◆ **TASK PROMPT**: Search the records for the word "nearest". Copy every line where it appears.

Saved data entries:

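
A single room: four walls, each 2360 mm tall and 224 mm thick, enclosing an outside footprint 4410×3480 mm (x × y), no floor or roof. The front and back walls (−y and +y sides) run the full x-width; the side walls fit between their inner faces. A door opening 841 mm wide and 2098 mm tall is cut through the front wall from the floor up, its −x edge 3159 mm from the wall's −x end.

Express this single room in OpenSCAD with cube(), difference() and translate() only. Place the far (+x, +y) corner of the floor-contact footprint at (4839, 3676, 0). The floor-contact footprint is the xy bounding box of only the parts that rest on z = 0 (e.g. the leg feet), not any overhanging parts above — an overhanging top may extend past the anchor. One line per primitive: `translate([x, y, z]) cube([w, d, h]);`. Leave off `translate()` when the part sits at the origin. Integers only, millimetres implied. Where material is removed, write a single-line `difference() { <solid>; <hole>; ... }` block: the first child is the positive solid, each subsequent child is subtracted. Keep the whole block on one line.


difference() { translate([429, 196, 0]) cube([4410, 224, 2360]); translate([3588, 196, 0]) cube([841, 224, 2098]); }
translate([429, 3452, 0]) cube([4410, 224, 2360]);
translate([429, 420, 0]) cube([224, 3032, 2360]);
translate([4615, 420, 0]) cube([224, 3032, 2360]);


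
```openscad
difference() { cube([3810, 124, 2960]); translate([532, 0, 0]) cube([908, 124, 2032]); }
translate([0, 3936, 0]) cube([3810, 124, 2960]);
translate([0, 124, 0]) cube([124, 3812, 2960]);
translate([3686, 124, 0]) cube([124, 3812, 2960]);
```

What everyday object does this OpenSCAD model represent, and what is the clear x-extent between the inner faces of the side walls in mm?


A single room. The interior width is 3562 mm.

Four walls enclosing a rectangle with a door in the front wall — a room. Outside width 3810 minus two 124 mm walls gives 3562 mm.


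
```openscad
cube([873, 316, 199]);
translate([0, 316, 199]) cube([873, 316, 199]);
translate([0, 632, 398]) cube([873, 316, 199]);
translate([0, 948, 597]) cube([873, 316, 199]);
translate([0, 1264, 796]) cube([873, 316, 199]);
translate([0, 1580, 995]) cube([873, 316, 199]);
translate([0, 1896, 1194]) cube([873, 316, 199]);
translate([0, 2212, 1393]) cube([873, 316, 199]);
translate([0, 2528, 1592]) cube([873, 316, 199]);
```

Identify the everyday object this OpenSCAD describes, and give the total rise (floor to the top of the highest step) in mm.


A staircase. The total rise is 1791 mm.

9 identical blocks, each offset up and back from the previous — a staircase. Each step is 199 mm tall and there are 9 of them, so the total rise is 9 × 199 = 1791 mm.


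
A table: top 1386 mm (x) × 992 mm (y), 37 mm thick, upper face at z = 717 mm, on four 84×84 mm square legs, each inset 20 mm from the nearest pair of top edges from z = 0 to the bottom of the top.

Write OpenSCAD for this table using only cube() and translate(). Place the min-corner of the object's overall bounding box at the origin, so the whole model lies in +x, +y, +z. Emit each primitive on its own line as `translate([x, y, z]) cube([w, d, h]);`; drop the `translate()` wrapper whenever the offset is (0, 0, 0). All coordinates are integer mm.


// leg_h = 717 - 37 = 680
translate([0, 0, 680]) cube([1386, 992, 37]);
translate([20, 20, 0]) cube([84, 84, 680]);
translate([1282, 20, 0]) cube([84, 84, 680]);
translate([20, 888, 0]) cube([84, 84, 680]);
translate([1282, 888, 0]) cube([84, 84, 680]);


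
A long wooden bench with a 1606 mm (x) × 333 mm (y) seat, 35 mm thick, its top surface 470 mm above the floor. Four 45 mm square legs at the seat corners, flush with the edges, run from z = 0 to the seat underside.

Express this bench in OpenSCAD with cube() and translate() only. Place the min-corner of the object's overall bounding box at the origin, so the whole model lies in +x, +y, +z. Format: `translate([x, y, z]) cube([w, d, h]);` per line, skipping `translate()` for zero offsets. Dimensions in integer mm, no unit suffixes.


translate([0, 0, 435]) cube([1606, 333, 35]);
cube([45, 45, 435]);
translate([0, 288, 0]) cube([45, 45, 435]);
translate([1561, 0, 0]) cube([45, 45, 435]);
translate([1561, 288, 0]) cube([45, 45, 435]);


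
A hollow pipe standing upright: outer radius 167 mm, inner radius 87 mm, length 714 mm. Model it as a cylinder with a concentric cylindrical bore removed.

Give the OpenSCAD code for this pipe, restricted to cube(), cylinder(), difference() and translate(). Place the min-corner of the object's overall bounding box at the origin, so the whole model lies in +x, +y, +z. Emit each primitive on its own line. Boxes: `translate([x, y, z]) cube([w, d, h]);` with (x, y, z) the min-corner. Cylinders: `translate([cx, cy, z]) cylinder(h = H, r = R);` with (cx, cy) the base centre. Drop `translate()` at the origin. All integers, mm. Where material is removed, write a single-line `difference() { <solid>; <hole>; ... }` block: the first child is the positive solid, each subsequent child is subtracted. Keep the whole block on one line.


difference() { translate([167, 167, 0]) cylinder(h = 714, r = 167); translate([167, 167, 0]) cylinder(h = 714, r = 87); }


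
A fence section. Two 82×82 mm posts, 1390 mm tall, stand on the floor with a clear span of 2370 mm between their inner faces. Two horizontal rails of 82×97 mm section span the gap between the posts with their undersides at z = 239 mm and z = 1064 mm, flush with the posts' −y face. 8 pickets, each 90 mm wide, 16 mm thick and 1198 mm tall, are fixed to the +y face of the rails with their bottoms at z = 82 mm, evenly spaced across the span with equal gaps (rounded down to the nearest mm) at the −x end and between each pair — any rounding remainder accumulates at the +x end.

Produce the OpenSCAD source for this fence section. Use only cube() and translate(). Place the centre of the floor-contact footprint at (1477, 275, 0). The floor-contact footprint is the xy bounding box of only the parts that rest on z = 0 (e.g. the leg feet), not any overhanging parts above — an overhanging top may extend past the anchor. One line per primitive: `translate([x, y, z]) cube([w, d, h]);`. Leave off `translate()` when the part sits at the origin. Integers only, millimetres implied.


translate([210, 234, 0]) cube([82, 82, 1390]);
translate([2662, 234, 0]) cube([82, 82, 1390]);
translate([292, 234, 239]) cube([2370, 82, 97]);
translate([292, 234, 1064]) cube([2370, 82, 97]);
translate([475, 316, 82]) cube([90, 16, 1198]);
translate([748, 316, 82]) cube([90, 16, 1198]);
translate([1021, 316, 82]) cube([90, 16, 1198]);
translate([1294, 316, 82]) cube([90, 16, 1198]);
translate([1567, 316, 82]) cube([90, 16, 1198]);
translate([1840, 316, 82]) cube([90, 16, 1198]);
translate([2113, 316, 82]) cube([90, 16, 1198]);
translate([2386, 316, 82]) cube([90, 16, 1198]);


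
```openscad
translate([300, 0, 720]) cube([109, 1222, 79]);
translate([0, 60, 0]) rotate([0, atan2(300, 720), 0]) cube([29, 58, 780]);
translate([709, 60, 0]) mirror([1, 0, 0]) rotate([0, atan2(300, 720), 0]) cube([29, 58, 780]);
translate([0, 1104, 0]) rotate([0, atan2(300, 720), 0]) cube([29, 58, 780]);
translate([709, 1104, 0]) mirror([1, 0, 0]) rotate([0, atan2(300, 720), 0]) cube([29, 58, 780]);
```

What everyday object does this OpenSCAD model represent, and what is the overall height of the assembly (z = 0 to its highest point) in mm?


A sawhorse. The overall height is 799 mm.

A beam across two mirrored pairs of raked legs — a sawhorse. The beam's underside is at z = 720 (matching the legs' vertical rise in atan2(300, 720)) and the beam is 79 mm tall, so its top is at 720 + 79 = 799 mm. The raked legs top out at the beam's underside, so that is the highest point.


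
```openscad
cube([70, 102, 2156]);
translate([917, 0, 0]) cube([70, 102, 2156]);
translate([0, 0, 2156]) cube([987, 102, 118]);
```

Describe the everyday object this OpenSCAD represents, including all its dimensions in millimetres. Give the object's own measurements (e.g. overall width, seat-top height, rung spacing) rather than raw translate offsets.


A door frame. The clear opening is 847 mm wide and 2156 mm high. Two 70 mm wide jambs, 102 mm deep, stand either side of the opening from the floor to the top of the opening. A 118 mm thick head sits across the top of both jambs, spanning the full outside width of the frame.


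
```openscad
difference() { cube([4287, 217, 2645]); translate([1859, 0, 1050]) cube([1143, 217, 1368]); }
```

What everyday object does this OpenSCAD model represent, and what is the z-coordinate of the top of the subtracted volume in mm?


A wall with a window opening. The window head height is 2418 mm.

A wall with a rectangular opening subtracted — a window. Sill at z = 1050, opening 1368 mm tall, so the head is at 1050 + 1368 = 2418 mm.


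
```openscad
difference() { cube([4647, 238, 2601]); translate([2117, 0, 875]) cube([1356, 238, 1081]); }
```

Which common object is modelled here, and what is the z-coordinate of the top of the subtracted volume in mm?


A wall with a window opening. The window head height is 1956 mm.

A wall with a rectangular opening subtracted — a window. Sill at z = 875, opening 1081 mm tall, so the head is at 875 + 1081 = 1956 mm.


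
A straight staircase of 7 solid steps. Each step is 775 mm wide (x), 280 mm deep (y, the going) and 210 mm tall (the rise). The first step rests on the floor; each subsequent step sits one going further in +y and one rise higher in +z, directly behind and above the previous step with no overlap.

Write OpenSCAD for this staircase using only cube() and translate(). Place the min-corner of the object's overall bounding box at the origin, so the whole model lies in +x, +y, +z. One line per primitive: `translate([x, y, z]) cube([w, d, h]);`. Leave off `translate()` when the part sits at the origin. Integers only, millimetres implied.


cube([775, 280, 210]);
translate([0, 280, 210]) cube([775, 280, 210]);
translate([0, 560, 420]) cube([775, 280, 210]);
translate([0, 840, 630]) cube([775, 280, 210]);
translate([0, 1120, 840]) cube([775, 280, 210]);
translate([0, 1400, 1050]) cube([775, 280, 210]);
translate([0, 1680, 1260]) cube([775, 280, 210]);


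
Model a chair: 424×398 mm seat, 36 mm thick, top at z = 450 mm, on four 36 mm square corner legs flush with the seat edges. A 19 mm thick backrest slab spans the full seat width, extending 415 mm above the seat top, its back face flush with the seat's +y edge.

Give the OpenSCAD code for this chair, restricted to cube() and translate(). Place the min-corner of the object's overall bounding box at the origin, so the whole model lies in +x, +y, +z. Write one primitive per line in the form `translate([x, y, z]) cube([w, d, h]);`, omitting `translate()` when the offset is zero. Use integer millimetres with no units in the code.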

◆ **REPLY TO THE TASK**:
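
A table: top 1386 mm (x) × 992 mm (y), 37 mm thick, upper face at z = 717 mm, on four 84×84 mm square legs, each inset 20 mm from the nearest pair of top edges from z = 0 to the bottom of the top.
A fence section. Two 82×82 mm posts, 1390 mm tall, stand on the floor with a clear span of 2370 mm between their inner faces. Two horizontal rails of 82×97 mm section span the gap between the posts with their undersides at z = 239 mm and z = 1064 mm, flush with the posts' −y face. 8 pickets, each 90 mm wide, 16 mm thick and 1198 mm tall, are fixed to the +y face of the rails with their bottoms at z = 82 mm, evenly spaced across the span with equal gaps (rounded down to the nearest mm) at the −x end and between each pair — any rounding remainder accumulates at the +x end.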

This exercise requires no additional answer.